## Task directions
Output nothing but the line containing "A continuous jacketed reactor carries out the partial" and the lines after it through the end of the material below, each reproduced exactly.

## Data provided
────────
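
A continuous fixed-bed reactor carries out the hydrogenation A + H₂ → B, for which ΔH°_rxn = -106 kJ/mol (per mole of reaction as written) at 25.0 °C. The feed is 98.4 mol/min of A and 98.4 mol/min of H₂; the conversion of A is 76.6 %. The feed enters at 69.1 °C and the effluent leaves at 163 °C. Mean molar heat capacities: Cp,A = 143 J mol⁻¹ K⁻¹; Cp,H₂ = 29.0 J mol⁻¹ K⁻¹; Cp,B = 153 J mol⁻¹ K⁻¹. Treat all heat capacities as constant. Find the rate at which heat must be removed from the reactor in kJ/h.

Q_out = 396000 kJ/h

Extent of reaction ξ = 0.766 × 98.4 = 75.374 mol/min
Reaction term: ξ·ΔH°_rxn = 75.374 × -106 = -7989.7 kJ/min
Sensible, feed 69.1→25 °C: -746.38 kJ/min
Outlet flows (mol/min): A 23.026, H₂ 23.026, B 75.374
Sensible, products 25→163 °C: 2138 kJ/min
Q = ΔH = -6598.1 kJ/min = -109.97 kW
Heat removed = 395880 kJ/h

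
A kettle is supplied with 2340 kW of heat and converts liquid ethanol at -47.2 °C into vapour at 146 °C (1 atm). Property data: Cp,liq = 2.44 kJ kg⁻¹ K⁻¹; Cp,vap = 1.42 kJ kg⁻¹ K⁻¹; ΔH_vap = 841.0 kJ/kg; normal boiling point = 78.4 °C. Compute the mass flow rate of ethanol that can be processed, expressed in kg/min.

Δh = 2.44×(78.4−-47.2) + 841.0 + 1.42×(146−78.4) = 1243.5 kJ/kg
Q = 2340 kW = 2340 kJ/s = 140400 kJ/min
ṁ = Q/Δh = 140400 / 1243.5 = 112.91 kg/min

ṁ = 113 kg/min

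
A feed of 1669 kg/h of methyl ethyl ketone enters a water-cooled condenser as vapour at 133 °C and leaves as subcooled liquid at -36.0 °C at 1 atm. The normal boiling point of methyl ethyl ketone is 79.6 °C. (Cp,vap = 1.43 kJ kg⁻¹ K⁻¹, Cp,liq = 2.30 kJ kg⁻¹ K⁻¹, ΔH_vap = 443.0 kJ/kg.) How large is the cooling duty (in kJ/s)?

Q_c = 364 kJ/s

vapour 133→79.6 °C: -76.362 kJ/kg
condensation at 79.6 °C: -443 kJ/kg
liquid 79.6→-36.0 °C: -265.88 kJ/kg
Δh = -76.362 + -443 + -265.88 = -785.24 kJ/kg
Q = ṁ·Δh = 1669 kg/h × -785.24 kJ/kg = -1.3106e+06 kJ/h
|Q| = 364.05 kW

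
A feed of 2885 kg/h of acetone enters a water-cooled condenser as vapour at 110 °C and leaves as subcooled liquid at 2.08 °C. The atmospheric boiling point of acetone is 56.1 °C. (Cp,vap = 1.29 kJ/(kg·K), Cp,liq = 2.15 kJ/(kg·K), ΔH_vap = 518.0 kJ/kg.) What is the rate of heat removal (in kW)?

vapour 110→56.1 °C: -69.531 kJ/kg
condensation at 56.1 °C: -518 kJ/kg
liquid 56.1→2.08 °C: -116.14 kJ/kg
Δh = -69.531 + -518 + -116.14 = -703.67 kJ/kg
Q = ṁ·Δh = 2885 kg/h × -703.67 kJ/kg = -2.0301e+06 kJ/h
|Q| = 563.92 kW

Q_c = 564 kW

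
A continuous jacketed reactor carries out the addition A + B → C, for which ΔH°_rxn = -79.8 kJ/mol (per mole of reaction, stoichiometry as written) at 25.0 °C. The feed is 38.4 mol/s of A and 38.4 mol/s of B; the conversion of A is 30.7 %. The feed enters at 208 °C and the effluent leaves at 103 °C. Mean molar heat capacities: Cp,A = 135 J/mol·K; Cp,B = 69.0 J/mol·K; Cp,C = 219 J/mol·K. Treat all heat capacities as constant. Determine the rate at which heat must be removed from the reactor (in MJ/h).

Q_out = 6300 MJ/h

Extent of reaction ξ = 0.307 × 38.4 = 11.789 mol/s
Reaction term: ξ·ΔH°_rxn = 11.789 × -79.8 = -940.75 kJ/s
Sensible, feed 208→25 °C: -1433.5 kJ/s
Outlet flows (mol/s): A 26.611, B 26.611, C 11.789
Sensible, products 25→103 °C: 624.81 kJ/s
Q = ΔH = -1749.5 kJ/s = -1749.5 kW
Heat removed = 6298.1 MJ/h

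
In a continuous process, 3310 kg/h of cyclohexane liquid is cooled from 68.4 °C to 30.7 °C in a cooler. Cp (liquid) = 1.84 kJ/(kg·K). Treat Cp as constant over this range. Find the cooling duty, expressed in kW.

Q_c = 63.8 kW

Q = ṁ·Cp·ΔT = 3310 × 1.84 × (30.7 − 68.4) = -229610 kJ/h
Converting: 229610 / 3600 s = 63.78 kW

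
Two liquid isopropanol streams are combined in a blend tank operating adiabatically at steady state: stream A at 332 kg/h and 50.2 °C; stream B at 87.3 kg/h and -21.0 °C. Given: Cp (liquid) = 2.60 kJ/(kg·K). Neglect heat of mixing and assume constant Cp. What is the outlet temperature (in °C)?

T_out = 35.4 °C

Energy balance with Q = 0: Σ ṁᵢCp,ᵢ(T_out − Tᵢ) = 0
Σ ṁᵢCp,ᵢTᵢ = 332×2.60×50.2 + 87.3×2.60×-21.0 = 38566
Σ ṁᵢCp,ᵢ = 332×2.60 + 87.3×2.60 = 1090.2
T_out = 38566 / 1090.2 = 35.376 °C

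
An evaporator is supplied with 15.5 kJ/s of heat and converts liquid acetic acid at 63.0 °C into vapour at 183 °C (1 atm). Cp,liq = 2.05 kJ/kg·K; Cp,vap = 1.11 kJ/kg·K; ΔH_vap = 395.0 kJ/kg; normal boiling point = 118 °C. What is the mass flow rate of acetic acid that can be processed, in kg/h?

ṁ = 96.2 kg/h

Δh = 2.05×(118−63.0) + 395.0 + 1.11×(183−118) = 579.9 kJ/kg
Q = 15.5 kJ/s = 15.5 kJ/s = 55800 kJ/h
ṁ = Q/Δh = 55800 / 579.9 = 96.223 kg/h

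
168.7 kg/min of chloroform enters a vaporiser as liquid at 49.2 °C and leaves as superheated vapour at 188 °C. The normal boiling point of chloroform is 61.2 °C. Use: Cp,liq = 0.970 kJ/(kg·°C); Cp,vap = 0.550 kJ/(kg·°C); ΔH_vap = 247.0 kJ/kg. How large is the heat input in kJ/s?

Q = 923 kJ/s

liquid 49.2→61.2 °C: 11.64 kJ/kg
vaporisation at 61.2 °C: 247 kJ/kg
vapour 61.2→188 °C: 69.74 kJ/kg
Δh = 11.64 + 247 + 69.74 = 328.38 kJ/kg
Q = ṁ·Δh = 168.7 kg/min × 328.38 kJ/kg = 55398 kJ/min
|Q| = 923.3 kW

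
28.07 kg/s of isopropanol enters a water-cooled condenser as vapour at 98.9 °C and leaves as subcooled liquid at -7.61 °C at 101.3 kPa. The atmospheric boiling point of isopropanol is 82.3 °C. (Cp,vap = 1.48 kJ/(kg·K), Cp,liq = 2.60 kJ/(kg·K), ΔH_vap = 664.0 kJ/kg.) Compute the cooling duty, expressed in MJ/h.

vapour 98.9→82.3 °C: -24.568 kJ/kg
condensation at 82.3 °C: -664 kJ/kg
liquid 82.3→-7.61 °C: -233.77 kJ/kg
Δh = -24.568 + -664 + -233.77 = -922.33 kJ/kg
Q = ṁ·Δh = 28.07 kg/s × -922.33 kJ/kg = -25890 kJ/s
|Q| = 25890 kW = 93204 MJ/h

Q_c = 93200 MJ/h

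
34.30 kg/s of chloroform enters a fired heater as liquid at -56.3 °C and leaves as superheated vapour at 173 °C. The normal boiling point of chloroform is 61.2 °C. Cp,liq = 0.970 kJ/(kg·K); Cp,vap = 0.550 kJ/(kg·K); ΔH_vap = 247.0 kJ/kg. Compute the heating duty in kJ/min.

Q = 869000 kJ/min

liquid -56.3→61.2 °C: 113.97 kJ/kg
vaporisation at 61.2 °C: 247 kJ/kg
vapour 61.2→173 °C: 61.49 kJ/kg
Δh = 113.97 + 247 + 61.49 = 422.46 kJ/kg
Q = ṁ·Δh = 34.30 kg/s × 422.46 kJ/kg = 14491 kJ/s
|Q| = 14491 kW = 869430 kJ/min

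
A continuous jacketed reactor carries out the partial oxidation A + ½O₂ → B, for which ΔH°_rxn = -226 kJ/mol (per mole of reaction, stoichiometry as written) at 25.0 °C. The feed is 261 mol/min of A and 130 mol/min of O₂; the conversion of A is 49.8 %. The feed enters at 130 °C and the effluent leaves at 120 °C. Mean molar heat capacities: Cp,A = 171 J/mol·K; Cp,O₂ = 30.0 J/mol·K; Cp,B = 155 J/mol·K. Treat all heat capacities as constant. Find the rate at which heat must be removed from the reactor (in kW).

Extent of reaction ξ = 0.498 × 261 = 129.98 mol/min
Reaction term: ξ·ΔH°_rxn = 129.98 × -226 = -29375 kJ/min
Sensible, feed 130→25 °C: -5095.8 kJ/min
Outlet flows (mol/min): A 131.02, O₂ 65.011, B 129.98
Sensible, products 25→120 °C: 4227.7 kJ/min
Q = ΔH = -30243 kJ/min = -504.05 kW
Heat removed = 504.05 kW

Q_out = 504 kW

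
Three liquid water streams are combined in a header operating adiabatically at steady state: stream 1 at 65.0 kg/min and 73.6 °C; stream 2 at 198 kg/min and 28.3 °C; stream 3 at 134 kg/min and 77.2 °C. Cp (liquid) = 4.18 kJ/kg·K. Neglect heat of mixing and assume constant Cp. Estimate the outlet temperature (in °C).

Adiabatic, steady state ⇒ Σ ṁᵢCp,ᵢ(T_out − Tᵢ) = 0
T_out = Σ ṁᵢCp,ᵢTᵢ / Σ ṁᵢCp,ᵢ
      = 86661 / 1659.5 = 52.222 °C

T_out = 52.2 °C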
────────
## Task response
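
A continuous jacketed reactor carries out the partial oxidation A + ½O₂ → B, for which ΔH°_rxn = -226 kJ/mol (per mole of reaction, stoichiometry as written) at 25.0 °C. The feed is 261 mol/min of A and 130 mol/min of O₂; the conversion of A is 49.8 %. The feed enters at 130 °C and the effluent leaves at 120 °C. Mean molar heat capacities: Cp,A = 171 J/mol·K; Cp,O₂ = 30.0 J/mol·K; Cp,B = 155 J/mol·K. Treat all heat capacities as constant. Find the rate at which heat must be removed from the reactor (in kW).

Extent of reaction ξ = 0.498 × 261 = 129.98 mol/min
Reaction term: ξ·ΔH°_rxn = 129.98 × -226 = -29375 kJ/min
Sensible, feed 130→25 °C: -5095.8 kJ/min
Outlet flows (mol/min): A 131.02, O₂ 65.011, B 129.98
Sensible, products 25→120 °C: 4227.7 kJ/min
Q = ΔH = -30243 kJ/min = -504.05 kW
Heat removed = 504.05 kW

Q_out = 504 kW

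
Three liquid water streams are combined in a header operating adiabatically at steady state: stream 1 at 65.0 kg/min and 73.6 °C; stream 2 at 198 kg/min and 28.3 °C; stream 3 at 134 kg/min and 77.2 °C. Cp (liquid) = 4.18 kJ/kg·K. Neglect heat of mixing and assume constant Cp. Estimate the outlet temperature (in °C).

Adiabatic, steady state ⇒ Σ ṁᵢCp,ᵢ(T_out − Tᵢ) = 0
T_out = Σ ṁᵢCp,ᵢTᵢ / Σ ṁᵢCp,ᵢ
      = 86661 / 1659.5 = 52.222 °C

T_out = 52.2 °C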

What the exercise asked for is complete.